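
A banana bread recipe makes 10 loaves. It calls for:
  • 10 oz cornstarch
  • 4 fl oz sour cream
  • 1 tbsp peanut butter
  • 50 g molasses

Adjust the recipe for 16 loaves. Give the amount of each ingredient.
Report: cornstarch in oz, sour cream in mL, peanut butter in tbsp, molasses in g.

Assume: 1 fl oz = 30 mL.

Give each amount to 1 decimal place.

cornstarch: 16.0 oz; sour cream: 192.0 mL; peanut butter: 1.6 tbsp; molasses: 80.0 g

Scaling factor: 16/10 = 8/5 = 1.6.
cornstarch: 10 oz × 8/5 = 16.0 oz
sour cream: 4 fl oz × 8/5 × 30 mL/fl oz = 192.0 mL
peanut butter: 1 tbsp × 8/5 = 1.6 tbsp
molasses: 50 g × 8/5 = 80.0 g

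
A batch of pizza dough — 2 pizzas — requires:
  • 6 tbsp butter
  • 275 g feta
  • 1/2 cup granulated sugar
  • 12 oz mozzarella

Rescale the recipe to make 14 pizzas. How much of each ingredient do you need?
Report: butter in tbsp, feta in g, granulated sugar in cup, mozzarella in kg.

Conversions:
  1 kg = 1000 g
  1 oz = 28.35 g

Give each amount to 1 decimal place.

Scaling factor: 14/2 = 7.
butter: 6 tbsp × 7 = 42.0 tbsp
feta: 275 g × 7 = 1925.0 g
granulated sugar: 0.5 cup × 7 = 3.5 cup
mozzarella: 12 oz × 7 × 28.35 g/oz ÷ 1000 g/kg ≈ 2.4 kg

butter: 42.0 tbsp; feta: 1925.0 g; granulated sugar: 3.5 cup; mozzarella: 2.4 kg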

◆ Instructions for the task:
Please print the material above exactly as it appears, from its first line through the line containing "Assume: 1 fl oz = 30 mL.", inclusive, and stop there.

◆ Result below:
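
A banana bread recipe makes 10 loaves. It calls for:
  • 10 oz cornstarch
  • 4 fl oz sour cream
  • 1 tbsp peanut butter
  • 50 g molasses

Adjust the recipe for 16 loaves. Give the amount of each ingredient.
Report: cornstarch in oz, sour cream in mL, peanut butter in tbsp, molasses in g.

Assume: 1 fl oz = 30 mL.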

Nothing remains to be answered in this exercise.